[Dataset entries]

BEGIN

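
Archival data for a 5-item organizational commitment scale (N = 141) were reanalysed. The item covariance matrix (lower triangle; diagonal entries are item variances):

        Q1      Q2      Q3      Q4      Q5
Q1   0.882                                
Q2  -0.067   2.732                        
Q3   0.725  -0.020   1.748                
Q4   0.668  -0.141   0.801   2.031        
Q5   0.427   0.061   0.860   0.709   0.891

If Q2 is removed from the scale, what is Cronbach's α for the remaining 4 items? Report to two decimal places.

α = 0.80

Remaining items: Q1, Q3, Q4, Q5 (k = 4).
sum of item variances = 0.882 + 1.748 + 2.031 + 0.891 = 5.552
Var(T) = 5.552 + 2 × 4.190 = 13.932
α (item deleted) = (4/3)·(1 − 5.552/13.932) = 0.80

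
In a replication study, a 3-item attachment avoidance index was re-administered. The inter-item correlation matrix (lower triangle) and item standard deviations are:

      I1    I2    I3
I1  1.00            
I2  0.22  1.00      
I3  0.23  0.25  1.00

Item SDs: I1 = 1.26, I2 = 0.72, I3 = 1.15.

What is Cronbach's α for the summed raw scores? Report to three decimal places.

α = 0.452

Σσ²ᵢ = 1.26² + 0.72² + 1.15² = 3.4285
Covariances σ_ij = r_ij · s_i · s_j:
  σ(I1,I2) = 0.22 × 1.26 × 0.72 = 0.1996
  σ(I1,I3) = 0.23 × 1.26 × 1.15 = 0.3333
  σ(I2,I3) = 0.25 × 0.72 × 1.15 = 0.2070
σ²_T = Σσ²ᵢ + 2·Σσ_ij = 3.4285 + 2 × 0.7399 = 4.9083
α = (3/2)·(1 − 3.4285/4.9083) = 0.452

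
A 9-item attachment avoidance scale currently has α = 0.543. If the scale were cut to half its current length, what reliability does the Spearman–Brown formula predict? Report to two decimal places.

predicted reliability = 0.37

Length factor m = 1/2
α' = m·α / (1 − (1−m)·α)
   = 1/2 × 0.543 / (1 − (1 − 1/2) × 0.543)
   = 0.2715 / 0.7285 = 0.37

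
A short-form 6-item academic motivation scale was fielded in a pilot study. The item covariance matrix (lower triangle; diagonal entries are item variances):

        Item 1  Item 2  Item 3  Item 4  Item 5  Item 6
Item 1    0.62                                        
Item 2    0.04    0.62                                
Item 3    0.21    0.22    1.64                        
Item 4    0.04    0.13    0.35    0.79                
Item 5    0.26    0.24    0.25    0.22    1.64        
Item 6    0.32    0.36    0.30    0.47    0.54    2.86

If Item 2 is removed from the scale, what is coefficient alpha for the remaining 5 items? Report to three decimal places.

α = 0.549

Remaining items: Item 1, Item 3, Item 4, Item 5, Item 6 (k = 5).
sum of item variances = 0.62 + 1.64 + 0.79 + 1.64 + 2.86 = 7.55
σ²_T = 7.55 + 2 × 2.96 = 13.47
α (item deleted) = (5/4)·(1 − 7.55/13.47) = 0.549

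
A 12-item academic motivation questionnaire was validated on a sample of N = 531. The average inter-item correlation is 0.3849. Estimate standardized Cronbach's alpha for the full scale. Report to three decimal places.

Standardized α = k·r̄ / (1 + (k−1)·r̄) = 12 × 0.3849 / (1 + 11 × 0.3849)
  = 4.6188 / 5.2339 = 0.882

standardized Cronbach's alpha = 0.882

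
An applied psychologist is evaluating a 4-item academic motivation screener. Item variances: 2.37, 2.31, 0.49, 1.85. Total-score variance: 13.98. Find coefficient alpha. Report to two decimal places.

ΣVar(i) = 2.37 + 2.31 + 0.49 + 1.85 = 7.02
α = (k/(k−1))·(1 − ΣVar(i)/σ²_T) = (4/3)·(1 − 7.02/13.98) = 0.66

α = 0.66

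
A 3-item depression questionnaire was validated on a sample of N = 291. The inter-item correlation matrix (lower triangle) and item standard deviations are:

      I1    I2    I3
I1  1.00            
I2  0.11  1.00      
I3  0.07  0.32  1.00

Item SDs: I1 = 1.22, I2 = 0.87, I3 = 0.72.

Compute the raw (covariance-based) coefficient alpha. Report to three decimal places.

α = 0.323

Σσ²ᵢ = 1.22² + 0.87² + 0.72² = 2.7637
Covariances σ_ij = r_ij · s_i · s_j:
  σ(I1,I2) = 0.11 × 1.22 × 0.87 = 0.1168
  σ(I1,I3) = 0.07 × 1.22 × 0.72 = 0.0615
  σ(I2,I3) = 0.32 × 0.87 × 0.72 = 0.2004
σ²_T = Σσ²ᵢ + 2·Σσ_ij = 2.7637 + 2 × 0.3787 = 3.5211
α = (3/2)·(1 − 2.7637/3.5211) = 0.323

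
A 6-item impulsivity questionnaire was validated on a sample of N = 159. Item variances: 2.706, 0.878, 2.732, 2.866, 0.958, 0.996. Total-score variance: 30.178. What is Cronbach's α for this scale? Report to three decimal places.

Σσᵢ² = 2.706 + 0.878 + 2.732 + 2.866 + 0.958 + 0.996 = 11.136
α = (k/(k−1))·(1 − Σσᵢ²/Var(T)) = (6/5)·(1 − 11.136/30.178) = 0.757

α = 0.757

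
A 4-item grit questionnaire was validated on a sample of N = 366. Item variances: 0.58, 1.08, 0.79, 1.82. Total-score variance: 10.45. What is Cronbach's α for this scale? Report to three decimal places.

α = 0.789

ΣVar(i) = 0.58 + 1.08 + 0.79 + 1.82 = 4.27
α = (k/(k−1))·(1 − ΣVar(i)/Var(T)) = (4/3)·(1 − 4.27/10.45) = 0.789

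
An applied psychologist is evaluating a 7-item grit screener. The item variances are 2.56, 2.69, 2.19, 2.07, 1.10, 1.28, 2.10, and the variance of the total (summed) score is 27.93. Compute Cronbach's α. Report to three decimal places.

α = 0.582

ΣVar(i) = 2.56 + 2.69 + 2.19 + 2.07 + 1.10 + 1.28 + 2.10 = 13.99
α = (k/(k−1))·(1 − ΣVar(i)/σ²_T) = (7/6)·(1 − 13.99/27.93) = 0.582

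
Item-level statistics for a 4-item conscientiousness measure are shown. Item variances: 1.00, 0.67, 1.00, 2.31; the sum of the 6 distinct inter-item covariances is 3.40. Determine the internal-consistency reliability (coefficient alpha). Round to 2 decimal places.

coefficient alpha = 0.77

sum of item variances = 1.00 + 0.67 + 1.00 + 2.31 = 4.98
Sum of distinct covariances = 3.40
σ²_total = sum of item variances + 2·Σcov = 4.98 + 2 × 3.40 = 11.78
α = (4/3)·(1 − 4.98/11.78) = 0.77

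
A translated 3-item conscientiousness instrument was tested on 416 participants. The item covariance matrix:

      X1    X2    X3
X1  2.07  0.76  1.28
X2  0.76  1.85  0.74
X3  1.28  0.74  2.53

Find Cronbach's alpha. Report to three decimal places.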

END

Examine the records above and state the number of lines that include "lower", with no further text.

## EXERCISE OUTPUT:
4